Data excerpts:
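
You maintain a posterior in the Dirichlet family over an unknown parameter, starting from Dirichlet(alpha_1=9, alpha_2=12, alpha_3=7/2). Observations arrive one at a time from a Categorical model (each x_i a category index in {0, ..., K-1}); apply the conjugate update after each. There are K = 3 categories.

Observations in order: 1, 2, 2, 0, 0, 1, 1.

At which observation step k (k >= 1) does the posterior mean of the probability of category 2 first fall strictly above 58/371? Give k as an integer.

k = 2

obs 1: x=1 → posterior Dirichlet(9, 13, 7/2)
obs 2: x=2 → posterior Dirichlet(9, 13, 9/2)
obs 3: x=2 → posterior Dirichlet(9, 13, 11/2)
obs 4: x=0 → posterior Dirichlet(10, 13, 11/2)
obs 5: x=0 → posterior Dirichlet(11, 13, 11/2)
obs 6: x=1 → posterior Dirichlet(11, 14, 11/2)
obs 7: x=1 → posterior Dirichlet(11, 15, 11/2)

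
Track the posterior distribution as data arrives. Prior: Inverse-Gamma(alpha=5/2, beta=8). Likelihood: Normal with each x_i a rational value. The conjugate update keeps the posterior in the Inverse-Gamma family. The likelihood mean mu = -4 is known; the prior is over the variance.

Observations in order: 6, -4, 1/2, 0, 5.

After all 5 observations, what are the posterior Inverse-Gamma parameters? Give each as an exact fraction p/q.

alpha=5, beta=933/8

obs 1: x=6 → posterior Inverse-Gamma(3, 58)
obs 2: x=-4 → posterior Inverse-Gamma(7/2, 58)
obs 3: x=1/2 → posterior Inverse-Gamma(4, 545/8)
obs 4: x=0 → posterior Inverse-Gamma(9/2, 609/8)
obs 5: x=5 → posterior Inverse-Gamma(5, 933/8)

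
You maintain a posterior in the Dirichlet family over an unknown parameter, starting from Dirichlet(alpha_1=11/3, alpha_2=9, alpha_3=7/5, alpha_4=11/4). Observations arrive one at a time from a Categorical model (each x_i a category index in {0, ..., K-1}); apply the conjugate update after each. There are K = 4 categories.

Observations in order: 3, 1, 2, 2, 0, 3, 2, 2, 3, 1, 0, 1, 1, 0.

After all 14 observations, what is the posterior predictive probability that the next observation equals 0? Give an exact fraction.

400/1849

obs 1: x=3 → posterior Dirichlet(11/3, 9, 7/5, 15/4)
obs 2: x=1 → posterior Dirichlet(11/3, 10, 7/5, 15/4)
obs 3: x=2 → posterior Dirichlet(11/3, 10, 12/5, 15/4)
obs 4: x=2 → posterior Dirichlet(11/3, 10, 17/5, 15/4)
obs 5: x=0 → posterior Dirichlet(14/3, 10, 17/5, 15/4)
obs 6: x=3 → posterior Dirichlet(14/3, 10, 17/5, 19/4)
obs 7: x=2 → posterior Dirichlet(14/3, 10, 22/5, 19/4)
obs 8: x=2 → posterior Dirichlet(14/3, 10, 27/5, 19/4)
obs 9: x=3 → posterior Dirichlet(14/3, 10, 27/5, 23/4)
obs 10: x=1 → posterior Dirichlet(14/3, 11, 27/5, 23/4)
obs 11: x=0 → posterior Dirichlet(17/3, 11, 27/5, 23/4)
obs 12: x=1 → posterior Dirichlet(17/3, 12, 27/5, 23/4)
obs 13: x=1 → posterior Dirichlet(17/3, 13, 27/5, 23/4)
obs 14: x=0 → posterior Dirichlet(20/3, 13, 27/5, 23/4)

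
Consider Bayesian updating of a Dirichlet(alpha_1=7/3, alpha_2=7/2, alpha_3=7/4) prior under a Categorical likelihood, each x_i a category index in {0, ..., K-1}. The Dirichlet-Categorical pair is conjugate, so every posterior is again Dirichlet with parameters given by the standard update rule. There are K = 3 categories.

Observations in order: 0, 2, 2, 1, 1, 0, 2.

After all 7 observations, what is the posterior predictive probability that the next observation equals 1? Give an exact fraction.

66/175

obs 1: x=0 → posterior Dirichlet(10/3, 7/2, 7/4)
obs 2: x=2 → posterior Dirichlet(10/3, 7/2, 11/4)
obs 3: x=2 → posterior Dirichlet(10/3, 7/2, 15/4)
obs 4: x=1 → posterior Dirichlet(10/3, 9/2, 15/4)
obs 5: x=1 → posterior Dirichlet(10/3, 11/2, 15/4)
obs 6: x=0 → posterior Dirichlet(13/3, 11/2, 15/4)
obs 7: x=2 → posterior Dirichlet(13/3, 11/2, 19/4)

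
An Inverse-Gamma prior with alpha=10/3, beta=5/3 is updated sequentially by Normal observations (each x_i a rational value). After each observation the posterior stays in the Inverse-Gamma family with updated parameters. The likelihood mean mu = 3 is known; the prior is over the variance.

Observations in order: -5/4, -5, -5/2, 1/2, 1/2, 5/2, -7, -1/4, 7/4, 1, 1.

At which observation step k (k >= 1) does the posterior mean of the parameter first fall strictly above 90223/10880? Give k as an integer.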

TASK TO CARRY OUT: Copy out every line of the data where the word "value" occurs.

ANSWER TO THIS PROBLEM:
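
Track the posterior distribution as data arrives. Prior: Inverse-Gamma(alpha=5/2, beta=8). Likelihood: Normal with each x_i a rational value. The conjugate update keeps the posterior in the Inverse-Gamma family. The likelihood mean mu = -4 is known; the prior is over the variance.
An Inverse-Gamma prior with alpha=10/3, beta=5/3 is updated sequentially by Normal observations (each x_i a rational value). After each observation the posterior stays in the Inverse-Gamma family with updated parameters. The likelihood mean mu = 3 is known; the prior is over the variance.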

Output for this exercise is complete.